**To do**
Every line of the records below that has the word "region" should be copied.

+++ Data in this exercise +++

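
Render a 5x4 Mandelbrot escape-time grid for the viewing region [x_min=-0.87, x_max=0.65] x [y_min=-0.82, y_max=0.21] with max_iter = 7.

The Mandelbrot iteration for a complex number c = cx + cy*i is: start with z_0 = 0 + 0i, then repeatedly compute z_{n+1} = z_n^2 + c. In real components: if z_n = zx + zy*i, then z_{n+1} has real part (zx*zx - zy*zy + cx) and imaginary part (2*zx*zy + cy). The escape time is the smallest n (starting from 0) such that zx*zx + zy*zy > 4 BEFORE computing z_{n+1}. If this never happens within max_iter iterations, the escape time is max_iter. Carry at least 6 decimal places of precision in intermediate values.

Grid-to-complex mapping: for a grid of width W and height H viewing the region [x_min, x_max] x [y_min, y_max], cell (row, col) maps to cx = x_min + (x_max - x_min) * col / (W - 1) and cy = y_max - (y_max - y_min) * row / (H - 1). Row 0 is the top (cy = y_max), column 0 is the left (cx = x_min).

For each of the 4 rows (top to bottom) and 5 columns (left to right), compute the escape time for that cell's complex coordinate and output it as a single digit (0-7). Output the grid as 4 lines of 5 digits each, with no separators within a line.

Answer: 77774
77774
67773
45753

Derivation:
(row=0, col=0): c = -0.8700 + 0.2100i → escape time 7
(row=0, col=1): c = -0.4900 + 0.2100i → escape time 7
(row=0, col=2): c = -0.1100 + 0.2100i → escape time 7
(row=0, col=3): c = 0.2700 + 0.2100i → escape time 7
(row=0, col=4): c = 0.6500 + 0.2100i → escape time 4
(row=1, col=0): c = -0.8700 + -0.1333i → escape time 7
(row=1, col=1): c = -0.4900 + -0.1333i → escape time 7
(row=1, col=2): c = -0.1100 + -0.1333i → escape time 7
(row=1, col=3): c = 0.2700 + -0.1333i → escape time 7
(row=1, col=4): c = 0.6500 + -0.1333i → escape time 4
(row=2, col=0): c = -0.8700 + -0.4767i → escape time 6
(row=2, col=1): c = -0.4900 + -0.4767i → escape time 7
(row=2, col=2): c = -0.1100 + -0.4767i → escape time 7
(row=2, col=3): c = 0.2700 + -0.4767i → escape time 7
(row=2, col=4): c = 0.6500 + -0.4767i → escape time 3
(row=3, col=0): c = -0.8700 + -0.8200i → escape time 4
(row=3, col=1): c = -0.4900 + -0.8200i → escape time 5
(row=3, col=2): c = -0.1100 + -0.8200i → escape time 7
(row=3, col=3): c = 0.2700 + -0.8200i → escape time 5
(row=3, col=4): c = 0.6500 + -0.8200i → escape time 3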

+++

**Answer box**
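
Render a 5x4 Mandelbrot escape-time grid for the viewing region [x_min=-0.87, x_max=0.65] x [y_min=-0.82, y_max=0.21] with max_iter = 7.
Grid-to-complex mapping: for a grid of width W and height H viewing the region [x_min, x_max] x [y_min, y_max], cell (row, col) maps to cx = x_min + (x_max - x_min) * col / (W - 1) and cy = y_max - (y_max - y_min) * row / (H - 1). Row 0 is the top (cy = y_max), column 0 is the left (cx = x_min).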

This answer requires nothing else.